Task prompt: The answer must consist of the entries, copied exactly and in full.

Collected data entries:
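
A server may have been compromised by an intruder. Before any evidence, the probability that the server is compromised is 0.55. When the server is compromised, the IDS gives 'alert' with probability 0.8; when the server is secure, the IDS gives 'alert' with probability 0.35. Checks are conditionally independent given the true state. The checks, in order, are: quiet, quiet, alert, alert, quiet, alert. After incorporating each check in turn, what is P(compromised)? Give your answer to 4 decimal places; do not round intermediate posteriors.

Each posterior becomes the prior for the next update.
After 'quiet': P(compromised) = 0.2·0.5500 / (0.2·0.5500 + 0.65·0.4500) ≈ 0.2733
After 'quiet': P(compromised) = 0.2·0.2733 / (0.2·0.2733 + 0.65·0.7267) ≈ 0.1037
After 'alert': P(compromised) = 0.8·0.1037 / (0.8·0.1037 + 0.35·0.8963) ≈ 0.2092
After 'alert': P(compromised) = 0.8·0.2092 / (0.8·0.2092 + 0.35·0.7908) ≈ 0.3768
After 'quiet': P(compromised) = 0.2·0.3768 / (0.2·0.3768 + 0.65·0.6232) ≈ 0.1568
After 'alert': P(compromised) = 0.8·0.1568 / (0.8·0.1568 + 0.35·0.8432) ≈ 0.2983

0.2983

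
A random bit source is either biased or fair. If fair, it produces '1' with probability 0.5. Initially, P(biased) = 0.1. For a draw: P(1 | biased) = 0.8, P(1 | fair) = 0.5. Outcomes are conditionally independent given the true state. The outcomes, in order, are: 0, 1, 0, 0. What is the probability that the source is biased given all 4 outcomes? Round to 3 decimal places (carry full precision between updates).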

Task solution:
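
A server may have been compromised by an intruder. Before any evidence, the probability that the server is compromised is 0.55. When the server is compromised, the IDS gives 'alert' with probability 0.8; when the server is secure, the IDS gives 'alert' with probability 0.35. Checks are conditionally independent given the true state. The checks, in order, are: quiet, quiet, alert, alert, quiet, alert. After incorporating each check in turn, what is P(compromised)? Give your answer to 4 decimal places; do not round intermediate posteriors.

Each posterior becomes the prior for the next update.
After 'quiet': P(compromised) = 0.2·0.5500 / (0.2·0.5500 + 0.65·0.4500) ≈ 0.2733
After 'quiet': P(compromised) = 0.2·0.2733 / (0.2·0.2733 + 0.65·0.7267) ≈ 0.1037
After 'alert': P(compromised) = 0.8·0.1037 / (0.8·0.1037 + 0.35·0.8963) ≈ 0.2092
After 'alert': P(compromised) = 0.8·0.2092 / (0.8·0.2092 + 0.35·0.7908) ≈ 0.3768
After 'quiet': P(compromised) = 0.2·0.3768 / (0.2·0.3768 + 0.65·0.6232) ≈ 0.1568
After 'alert': P(compromised) = 0.8·0.1568 / (0.8·0.1568 + 0.35·0.8432) ≈ 0.2983

0.2983

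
A random bit source is either biased or fair. If fair, it produces '1' with probability 0.5. Initially, P(biased) = 0.1. For a draw: P(1 | biased) = 0.8, P(1 | fair) = 0.5. Outcomes are conditionally independent given the true state. The outcomes, in order, are: 0, 1, 0, 0. What is the probability that the source is biased given all 4 outcomes? Round to 3 decimal places (carry full precision between updates).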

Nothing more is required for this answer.